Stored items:
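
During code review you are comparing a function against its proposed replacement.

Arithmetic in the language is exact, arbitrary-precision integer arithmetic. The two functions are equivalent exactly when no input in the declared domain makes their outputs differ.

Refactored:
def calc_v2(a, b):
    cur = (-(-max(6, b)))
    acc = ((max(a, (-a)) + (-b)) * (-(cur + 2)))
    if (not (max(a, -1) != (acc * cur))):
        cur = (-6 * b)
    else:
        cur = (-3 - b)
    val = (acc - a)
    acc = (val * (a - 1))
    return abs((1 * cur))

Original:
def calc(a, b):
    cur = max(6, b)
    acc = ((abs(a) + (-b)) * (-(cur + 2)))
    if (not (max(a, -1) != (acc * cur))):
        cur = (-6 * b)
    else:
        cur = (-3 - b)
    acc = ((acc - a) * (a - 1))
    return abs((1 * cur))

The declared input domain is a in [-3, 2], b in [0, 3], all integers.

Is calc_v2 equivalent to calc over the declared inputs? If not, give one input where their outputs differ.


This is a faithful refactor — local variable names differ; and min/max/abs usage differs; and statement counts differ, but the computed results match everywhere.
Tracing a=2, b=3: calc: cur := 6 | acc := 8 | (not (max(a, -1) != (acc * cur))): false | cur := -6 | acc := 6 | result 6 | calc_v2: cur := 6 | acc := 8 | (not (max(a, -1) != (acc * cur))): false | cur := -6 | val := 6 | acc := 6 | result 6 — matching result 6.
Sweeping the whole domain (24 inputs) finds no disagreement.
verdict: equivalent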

==

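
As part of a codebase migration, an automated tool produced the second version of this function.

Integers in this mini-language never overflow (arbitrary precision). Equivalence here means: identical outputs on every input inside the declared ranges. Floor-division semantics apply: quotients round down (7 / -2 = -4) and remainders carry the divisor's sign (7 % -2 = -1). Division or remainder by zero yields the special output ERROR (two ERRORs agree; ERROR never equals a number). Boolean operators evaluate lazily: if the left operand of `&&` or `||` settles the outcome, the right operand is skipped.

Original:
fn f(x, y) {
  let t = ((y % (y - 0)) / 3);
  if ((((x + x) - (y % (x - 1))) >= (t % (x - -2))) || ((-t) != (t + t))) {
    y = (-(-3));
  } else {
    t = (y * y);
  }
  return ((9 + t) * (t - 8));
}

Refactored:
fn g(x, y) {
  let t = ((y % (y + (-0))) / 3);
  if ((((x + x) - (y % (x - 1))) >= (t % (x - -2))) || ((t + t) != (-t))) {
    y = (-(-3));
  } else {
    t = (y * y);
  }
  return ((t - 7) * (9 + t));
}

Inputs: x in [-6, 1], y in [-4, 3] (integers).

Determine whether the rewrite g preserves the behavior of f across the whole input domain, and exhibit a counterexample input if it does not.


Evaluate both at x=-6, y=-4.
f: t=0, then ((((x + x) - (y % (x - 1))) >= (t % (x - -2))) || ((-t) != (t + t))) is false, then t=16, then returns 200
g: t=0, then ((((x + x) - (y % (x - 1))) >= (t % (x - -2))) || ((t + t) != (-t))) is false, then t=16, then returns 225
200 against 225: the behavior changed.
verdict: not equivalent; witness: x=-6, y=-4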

* * *

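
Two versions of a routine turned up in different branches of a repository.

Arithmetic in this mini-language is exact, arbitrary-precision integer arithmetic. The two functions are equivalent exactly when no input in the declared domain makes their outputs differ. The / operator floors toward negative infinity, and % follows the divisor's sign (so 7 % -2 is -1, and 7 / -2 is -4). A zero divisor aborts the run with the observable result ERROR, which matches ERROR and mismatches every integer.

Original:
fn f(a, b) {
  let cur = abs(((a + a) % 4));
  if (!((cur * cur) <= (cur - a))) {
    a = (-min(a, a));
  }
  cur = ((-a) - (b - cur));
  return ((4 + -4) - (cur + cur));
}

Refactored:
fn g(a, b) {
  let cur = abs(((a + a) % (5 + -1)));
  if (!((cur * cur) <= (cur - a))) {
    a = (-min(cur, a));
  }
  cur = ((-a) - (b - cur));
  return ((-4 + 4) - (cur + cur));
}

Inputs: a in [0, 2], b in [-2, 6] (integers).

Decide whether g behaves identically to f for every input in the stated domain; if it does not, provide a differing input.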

Your task »
Across the entries, how many lines include the string "functions"? The answer should be only a number.

Response »
2